Your assignment:
Give back the full data, unchanged and complete.
*** Opening The records ***
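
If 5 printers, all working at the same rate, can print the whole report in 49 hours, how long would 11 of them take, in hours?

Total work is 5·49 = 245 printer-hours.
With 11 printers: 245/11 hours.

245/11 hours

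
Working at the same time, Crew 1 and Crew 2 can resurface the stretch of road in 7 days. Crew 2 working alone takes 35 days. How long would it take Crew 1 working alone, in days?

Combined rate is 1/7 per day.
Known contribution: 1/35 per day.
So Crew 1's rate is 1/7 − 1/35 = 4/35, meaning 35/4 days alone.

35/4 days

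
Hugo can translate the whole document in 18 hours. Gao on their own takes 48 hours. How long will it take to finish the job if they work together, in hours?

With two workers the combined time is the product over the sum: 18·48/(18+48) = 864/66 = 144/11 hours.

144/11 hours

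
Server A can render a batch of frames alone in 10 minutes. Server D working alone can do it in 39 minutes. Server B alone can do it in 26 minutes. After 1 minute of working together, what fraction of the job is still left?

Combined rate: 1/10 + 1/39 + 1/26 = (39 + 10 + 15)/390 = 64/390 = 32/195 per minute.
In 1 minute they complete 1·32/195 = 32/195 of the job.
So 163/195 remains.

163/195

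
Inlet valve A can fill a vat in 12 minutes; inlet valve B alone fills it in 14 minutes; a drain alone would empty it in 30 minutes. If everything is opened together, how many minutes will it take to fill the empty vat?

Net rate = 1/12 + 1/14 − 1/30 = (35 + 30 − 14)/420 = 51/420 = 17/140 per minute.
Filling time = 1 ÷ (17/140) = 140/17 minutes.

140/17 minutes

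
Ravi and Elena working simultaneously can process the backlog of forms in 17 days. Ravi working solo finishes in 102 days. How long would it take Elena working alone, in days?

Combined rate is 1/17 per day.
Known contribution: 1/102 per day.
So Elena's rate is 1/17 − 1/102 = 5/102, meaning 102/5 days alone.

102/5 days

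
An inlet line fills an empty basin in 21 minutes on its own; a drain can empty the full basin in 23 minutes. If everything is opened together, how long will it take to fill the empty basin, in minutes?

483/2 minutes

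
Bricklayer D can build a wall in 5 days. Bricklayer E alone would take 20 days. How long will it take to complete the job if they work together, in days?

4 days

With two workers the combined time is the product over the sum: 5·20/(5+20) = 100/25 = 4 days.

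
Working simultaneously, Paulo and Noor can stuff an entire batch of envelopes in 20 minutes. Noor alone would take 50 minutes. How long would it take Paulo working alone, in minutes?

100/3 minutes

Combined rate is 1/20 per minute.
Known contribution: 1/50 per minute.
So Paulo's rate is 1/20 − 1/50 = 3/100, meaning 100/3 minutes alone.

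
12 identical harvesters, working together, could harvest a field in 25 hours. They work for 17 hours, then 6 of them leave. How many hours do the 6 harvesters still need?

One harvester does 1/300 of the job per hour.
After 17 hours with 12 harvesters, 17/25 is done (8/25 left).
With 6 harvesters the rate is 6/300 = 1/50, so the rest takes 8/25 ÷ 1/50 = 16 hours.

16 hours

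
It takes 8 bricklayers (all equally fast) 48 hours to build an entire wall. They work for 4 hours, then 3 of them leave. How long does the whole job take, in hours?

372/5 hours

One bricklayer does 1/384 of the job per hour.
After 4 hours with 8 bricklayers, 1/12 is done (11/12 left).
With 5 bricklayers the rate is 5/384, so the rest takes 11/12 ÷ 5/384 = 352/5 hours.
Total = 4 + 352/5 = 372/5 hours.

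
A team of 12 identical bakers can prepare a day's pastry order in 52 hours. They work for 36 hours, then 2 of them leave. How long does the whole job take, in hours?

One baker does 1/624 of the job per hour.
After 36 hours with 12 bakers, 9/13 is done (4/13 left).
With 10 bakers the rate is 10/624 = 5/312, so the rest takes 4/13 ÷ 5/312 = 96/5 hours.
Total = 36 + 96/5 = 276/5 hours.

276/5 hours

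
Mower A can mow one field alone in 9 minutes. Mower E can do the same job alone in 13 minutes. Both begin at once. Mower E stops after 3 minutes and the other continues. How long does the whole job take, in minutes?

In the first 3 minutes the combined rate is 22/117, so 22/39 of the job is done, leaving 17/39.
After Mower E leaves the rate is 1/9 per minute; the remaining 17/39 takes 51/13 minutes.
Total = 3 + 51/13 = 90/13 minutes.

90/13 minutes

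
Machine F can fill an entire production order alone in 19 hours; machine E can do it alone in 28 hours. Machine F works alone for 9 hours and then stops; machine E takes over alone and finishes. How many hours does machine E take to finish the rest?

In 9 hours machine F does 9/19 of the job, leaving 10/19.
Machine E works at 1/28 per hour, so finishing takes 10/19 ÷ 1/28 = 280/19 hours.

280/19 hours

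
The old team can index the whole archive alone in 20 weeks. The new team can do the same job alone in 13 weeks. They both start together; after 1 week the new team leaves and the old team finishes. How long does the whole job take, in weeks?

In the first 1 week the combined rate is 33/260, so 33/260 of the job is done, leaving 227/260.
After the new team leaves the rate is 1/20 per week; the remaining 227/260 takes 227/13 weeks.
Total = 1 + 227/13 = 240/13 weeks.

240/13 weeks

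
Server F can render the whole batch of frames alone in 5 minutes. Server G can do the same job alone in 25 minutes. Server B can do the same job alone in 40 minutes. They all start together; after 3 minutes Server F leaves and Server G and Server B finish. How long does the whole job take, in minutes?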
*** Closing The records ***
Written reply:
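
If 5 printers, all working at the same rate, can print the whole report in 49 hours, how long would 11 of them take, in hours?

Total work is 5·49 = 245 printer-hours.
With 11 printers: 245/11 hours.

245/11 hours

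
Working at the same time, Crew 1 and Crew 2 can resurface the stretch of road in 7 days. Crew 2 working alone takes 35 days. How long would it take Crew 1 working alone, in days?

Combined rate is 1/7 per day.
Known contribution: 1/35 per day.
So Crew 1's rate is 1/7 − 1/35 = 4/35, meaning 35/4 days alone.

35/4 days

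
Hugo can translate the whole document in 18 hours. Gao on their own takes 48 hours. How long will it take to finish the job if they work together, in hours?

With two workers the combined time is the product over the sum: 18·48/(18+48) = 864/66 = 144/11 hours.

144/11 hours

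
Server A can render a batch of frames alone in 10 minutes. Server D working alone can do it in 39 minutes. Server B alone can do it in 26 minutes. After 1 minute of working together, what fraction of the job is still left?

Combined rate: 1/10 + 1/39 + 1/26 = (39 + 10 + 15)/390 = 64/390 = 32/195 per minute.
In 1 minute they complete 1·32/195 = 32/195 of the job.
So 163/195 remains.

163/195

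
Inlet valve A can fill a vat in 12 minutes; inlet valve B alone fills it in 14 minutes; a drain alone would empty it in 30 minutes. If everything is opened together, how many minutes will it take to fill the empty vat?

Net rate = 1/12 + 1/14 − 1/30 = (35 + 30 − 14)/420 = 51/420 = 17/140 per minute.
Filling time = 1 ÷ (17/140) = 140/17 minutes.

140/17 minutes

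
Ravi and Elena working simultaneously can process the backlog of forms in 17 days. Ravi working solo finishes in 102 days. How long would it take Elena working alone, in days?

Combined rate is 1/17 per day.
Known contribution: 1/102 per day.
So Elena's rate is 1/17 − 1/102 = 5/102, meaning 102/5 days alone.

102/5 days

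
An inlet line fills an empty basin in 21 minutes on its own; a drain can empty the full basin in 23 minutes. If everything is opened together, how long will it take to fill the empty basin, in minutes?

483/2 minutes

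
Bricklayer D can build a wall in 5 days. Bricklayer E alone would take 20 days. How long will it take to complete the job if they work together, in days?

4 days

With two workers the combined time is the product over the sum: 5·20/(5+20) = 100/25 = 4 days.

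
Working simultaneously, Paulo and Noor can stuff an entire batch of envelopes in 20 minutes. Noor alone would take 50 minutes. How long would it take Paulo working alone, in minutes?

100/3 minutes

Combined rate is 1/20 per minute.
Known contribution: 1/50 per minute.
So Paulo's rate is 1/20 − 1/50 = 3/100, meaning 100/3 minutes alone.

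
12 identical harvesters, working together, could harvest a field in 25 hours. They work for 17 hours, then 6 of them leave. How many hours do the 6 harvesters still need?

One harvester does 1/300 of the job per hour.
After 17 hours with 12 harvesters, 17/25 is done (8/25 left).
With 6 harvesters the rate is 6/300 = 1/50, so the rest takes 8/25 ÷ 1/50 = 16 hours.

16 hours

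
It takes 8 bricklayers (all equally fast) 48 hours to build an entire wall. They work for 4 hours, then 3 of them leave. How long does the whole job take, in hours?

372/5 hours

One bricklayer does 1/384 of the job per hour.
After 4 hours with 8 bricklayers, 1/12 is done (11/12 left).
With 5 bricklayers the rate is 5/384, so the rest takes 11/12 ÷ 5/384 = 352/5 hours.
Total = 4 + 352/5 = 372/5 hours.

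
A team of 12 identical bakers can prepare a day's pastry order in 52 hours. They work for 36 hours, then 2 of them leave. How long does the whole job take, in hours?

One baker does 1/624 of the job per hour.
After 36 hours with 12 bakers, 9/13 is done (4/13 left).
With 10 bakers the rate is 10/624 = 5/312, so the rest takes 4/13 ÷ 5/312 = 96/5 hours.
Total = 36 + 96/5 = 276/5 hours.

276/5 hours

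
Mower A can mow one field alone in 9 minutes. Mower E can do the same job alone in 13 minutes. Both begin at once. Mower E stops after 3 minutes and the other continues. How long does the whole job take, in minutes?

In the first 3 minutes the combined rate is 22/117, so 22/39 of the job is done, leaving 17/39.
After Mower E leaves the rate is 1/9 per minute; the remaining 17/39 takes 51/13 minutes.
Total = 3 + 51/13 = 90/13 minutes.

90/13 minutes

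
Machine F can fill an entire production order alone in 19 hours; machine E can do it alone in 28 hours. Machine F works alone for 9 hours and then stops; machine E takes over alone and finishes. How many hours does machine E take to finish the rest?

In 9 hours machine F does 9/19 of the job, leaving 10/19.
Machine E works at 1/28 per hour, so finishing takes 10/19 ÷ 1/28 = 280/19 hours.

280/19 hours

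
The old team can index the whole archive alone in 20 weeks. The new team can do the same job alone in 13 weeks. They both start together; after 1 week the new team leaves and the old team finishes. How long does the whole job take, in weeks?

In the first 1 week the combined rate is 33/260, so 33/260 of the job is done, leaving 227/260.
After the new team leaves the rate is 1/20 per week; the remaining 227/260 takes 227/13 weeks.
Total = 1 + 227/13 = 240/13 weeks.

240/13 weeks

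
Server F can render the whole batch of frames alone in 5 minutes. Server G can do the same job alone in 25 minutes. Server B can do the same job alone in 40 minutes. They all start together; after 3 minutes Server F leaves and Server G and Server B finish. How long does the whole job take, in minutes?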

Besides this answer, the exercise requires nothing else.